■ ABOUT THIS TASK:
Your job is to set down the listing again exactly as it stands.

■ DATA TO USE:
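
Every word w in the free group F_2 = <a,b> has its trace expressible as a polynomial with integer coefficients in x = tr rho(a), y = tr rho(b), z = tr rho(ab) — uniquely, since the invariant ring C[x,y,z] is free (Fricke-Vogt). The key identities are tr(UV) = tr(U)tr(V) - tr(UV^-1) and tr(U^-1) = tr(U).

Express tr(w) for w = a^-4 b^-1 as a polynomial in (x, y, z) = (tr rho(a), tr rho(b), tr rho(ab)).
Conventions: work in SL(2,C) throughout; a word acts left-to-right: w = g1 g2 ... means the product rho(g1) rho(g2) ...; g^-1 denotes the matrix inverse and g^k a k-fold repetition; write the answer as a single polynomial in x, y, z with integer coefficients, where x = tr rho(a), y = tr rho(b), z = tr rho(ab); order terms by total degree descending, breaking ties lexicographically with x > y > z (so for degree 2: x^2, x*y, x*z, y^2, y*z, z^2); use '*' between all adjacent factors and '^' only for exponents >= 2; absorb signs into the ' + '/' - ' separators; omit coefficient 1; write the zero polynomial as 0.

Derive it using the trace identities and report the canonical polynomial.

next, tr(a^-1) = tr(a) = x
tr(a^-2) = tr(a^-1) * tr(a) - tr(1) = x^2 - 2
and tr(a^-3) = tr(a^-2) * tr(a) - tr(a^-1) = x^3 - 3*x
and tr(a^-4) = tr(a^-3) * tr(a) - tr(a^-2) = x^4 - 4*x^2 + 2
and tr(a^-1 b) = tr(b) * tr(a) - tr(b a) = x*y - z
and tr(a^-1 b a^-1) = tr(a^-1 b) * tr(a) - tr(a^-1 b a) = x^2*y - x*z - y
tr(a^-1 b a^-2) = tr(a^-1 b a^-1) * tr(a) - tr(a^-1 b) = x^3*y - x^2*z - 2*x*y + z
tr(a^-4 b) = tr(a^-1 b a^-2) * tr(a) - tr(a^-1 b a^-1) = x^4*y - x^3*z - 3*x^2*y + 2*x*z + y
tr(a^-4 b^-1) = tr(a^-4) * tr(b) - tr(a^-4 b) = x^3*z - x^2*y - 2*x*z + y

x^3*z - x^2*y - 2*x*z + y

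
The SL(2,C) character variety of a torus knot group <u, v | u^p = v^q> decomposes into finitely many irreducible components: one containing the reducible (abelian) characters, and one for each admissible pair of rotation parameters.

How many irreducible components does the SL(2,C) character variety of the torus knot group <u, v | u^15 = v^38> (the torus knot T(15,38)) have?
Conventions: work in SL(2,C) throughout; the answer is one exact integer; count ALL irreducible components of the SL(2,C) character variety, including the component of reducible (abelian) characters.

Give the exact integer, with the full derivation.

For T(15,38): irreducibility forces the central element u^15 = v^38 to one of +I, -I.
So on each irreducible component the traces are pinned: tr(u) = 2*cos(pi*alpha/15) with 1 <= alpha <= 14, tr(v) = 2*cos(pi*beta/38) with 1 <= beta <= 37.
u^15 = (-1)^alpha I and v^38 = (-1)^beta I must agree, so alpha and beta have equal parity.
count pairs: odd alpha (7 choices) x odd beta (19), plus even alpha (7) x even beta (18): 7*19 + 7*18 = 259.
Total: 259 irreducible-character components + 1 reducible (abelian) component = 260.

260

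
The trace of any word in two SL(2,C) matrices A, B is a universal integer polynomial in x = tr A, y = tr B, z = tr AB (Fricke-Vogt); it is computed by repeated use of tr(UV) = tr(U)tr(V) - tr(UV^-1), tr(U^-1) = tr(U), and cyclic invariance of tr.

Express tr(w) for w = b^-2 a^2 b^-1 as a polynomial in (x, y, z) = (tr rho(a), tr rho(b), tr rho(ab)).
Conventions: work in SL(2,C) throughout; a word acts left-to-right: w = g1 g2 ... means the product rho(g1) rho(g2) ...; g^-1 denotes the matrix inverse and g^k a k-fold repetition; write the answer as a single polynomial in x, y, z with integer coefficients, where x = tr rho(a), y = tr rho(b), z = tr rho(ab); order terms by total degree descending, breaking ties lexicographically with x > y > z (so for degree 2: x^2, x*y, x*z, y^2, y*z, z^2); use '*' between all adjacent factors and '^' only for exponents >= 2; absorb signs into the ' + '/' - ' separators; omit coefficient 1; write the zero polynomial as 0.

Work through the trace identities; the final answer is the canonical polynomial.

tr(a^2) = tr(a)*tr(a) - tr(1)   [square of a] = x^2 - 2
tr(a^2 b) = tr(a)*tr(b a) - tr(b)   [square of a] = x*z - y
and tr(a^2 b^-1) = tr(a^2)*tr(b) - tr(a^2 b)   [inverse elimination on b] = x^2*y - x*z - y
next, tr(b^-2 a^2) = tr(a^2 b^-1)*tr(b) - tr(a^2)   [inverse elimination on b] = x^2*y^2 - x*y*z - x^2 - y^2 + 2
next, tr(b^-2 a^2 b^-1) = tr(b^-2 a^2)*tr(b) - tr(b^-2 a^2 b)   [inverse elimination on b] = x^2*y^3 - x*y^2*z - 2*x^2*y - y^3 + x*z + 3*y

x^2*y^3 - x*y^2*z - 2*x^2*y - y^3 + x*z + 3*y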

■ SOLUTION:
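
Every word w in the free group F_2 = <a,b> has its trace expressible as a polynomial with integer coefficients in x = tr rho(a), y = tr rho(b), z = tr rho(ab) — uniquely, since the invariant ring C[x,y,z] is free (Fricke-Vogt). The key identities are tr(UV) = tr(U)tr(V) - tr(UV^-1) and tr(U^-1) = tr(U).

Express tr(w) for w = a^-4 b^-1 as a polynomial in (x, y, z) = (tr rho(a), tr rho(b), tr rho(ab)).
Conventions: work in SL(2,C) throughout; a word acts left-to-right: w = g1 g2 ... means the product rho(g1) rho(g2) ...; g^-1 denotes the matrix inverse and g^k a k-fold repetition; write the answer as a single polynomial in x, y, z with integer coefficients, where x = tr rho(a), y = tr rho(b), z = tr rho(ab); order terms by total degree descending, breaking ties lexicographically with x > y > z (so for degree 2: x^2, x*y, x*z, y^2, y*z, z^2); use '*' between all adjacent factors and '^' only for exponents >= 2; absorb signs into the ' + '/' - ' separators; omit coefficient 1; write the zero polynomial as 0.

Derive it using the trace identities and report the canonical polynomial.

next, tr(a^-1) = tr(a) = x
tr(a^-2) = tr(a^-1) * tr(a) - tr(1) = x^2 - 2
and tr(a^-3) = tr(a^-2) * tr(a) - tr(a^-1) = x^3 - 3*x
and tr(a^-4) = tr(a^-3) * tr(a) - tr(a^-2) = x^4 - 4*x^2 + 2
and tr(a^-1 b) = tr(b) * tr(a) - tr(b a) = x*y - z
and tr(a^-1 b a^-1) = tr(a^-1 b) * tr(a) - tr(a^-1 b a) = x^2*y - x*z - y
tr(a^-1 b a^-2) = tr(a^-1 b a^-1) * tr(a) - tr(a^-1 b) = x^3*y - x^2*z - 2*x*y + z
tr(a^-4 b) = tr(a^-1 b a^-2) * tr(a) - tr(a^-1 b a^-1) = x^4*y - x^3*z - 3*x^2*y + 2*x*z + y
tr(a^-4 b^-1) = tr(a^-4) * tr(b) - tr(a^-4 b) = x^3*z - x^2*y - 2*x*z + y

x^3*z - x^2*y - 2*x*z + y

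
The SL(2,C) character variety of a torus knot group <u, v | u^p = v^q> decomposes into finitely many irreducible components: one containing the reducible (abelian) characters, and one for each admissible pair of rotation parameters.

How many irreducible components does the SL(2,C) character variety of the torus knot group <u, v | u^15 = v^38> (the torus knot T(15,38)) have?
Conventions: work in SL(2,C) throughout; the answer is one exact integer; count ALL irreducible components of the SL(2,C) character variety, including the component of reducible (abelian) characters.

Give the exact integer, with the full derivation.

For T(15,38): irreducibility forces the central element u^15 = v^38 to one of +I, -I.
So on each irreducible component the traces are pinned: tr(u) = 2*cos(pi*alpha/15) with 1 <= alpha <= 14, tr(v) = 2*cos(pi*beta/38) with 1 <= beta <= 37.
u^15 = (-1)^alpha I and v^38 = (-1)^beta I must agree, so alpha and beta have equal parity.
count pairs: odd alpha (7 choices) x odd beta (19), plus even alpha (7) x even beta (18): 7*19 + 7*18 = 259.
Total: 259 irreducible-character components + 1 reducible (abelian) component = 260.

260

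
The trace of any word in two SL(2,C) matrices A, B is a universal integer polynomial in x = tr A, y = tr B, z = tr AB (Fricke-Vogt); it is computed by repeated use of tr(UV) = tr(U)tr(V) - tr(UV^-1), tr(U^-1) = tr(U), and cyclic invariance of tr.

Express tr(w) for w = b^-2 a^2 b^-1 as a polynomial in (x, y, z) = (tr rho(a), tr rho(b), tr rho(ab)).
Conventions: work in SL(2,C) throughout; a word acts left-to-right: w = g1 g2 ... means the product rho(g1) rho(g2) ...; g^-1 denotes the matrix inverse and g^k a k-fold repetition; write the answer as a single polynomial in x, y, z with integer coefficients, where x = tr rho(a), y = tr rho(b), z = tr rho(ab); order terms by total degree descending, breaking ties lexicographically with x > y > z (so for degree 2: x^2, x*y, x*z, y^2, y*z, z^2); use '*' between all adjacent factors and '^' only for exponents >= 2; absorb signs into the ' + '/' - ' separators; omit coefficient 1; write the zero polynomial as 0.

Work through the trace identities; the final answer is the canonical polynomial.

tr(a^2) = tr(a)*tr(a) - tr(1)   [square of a] = x^2 - 2
tr(a^2 b) = tr(a)*tr(b a) - tr(b)   [square of a] = x*z - y
and tr(a^2 b^-1) = tr(a^2)*tr(b) - tr(a^2 b)   [inverse elimination on b] = x^2*y - x*z - y
next, tr(b^-2 a^2) = tr(a^2 b^-1)*tr(b) - tr(a^2)   [inverse elimination on b] = x^2*y^2 - x*y*z - x^2 - y^2 + 2
next, tr(b^-2 a^2 b^-1) = tr(b^-2 a^2)*tr(b) - tr(b^-2 a^2 b)   [inverse elimination on b] = x^2*y^3 - x*y^2*z - 2*x^2*y - y^3 + x*z + 3*y

x^2*y^3 - x*y^2*z - 2*x^2*y - y^3 + x*z + 3*y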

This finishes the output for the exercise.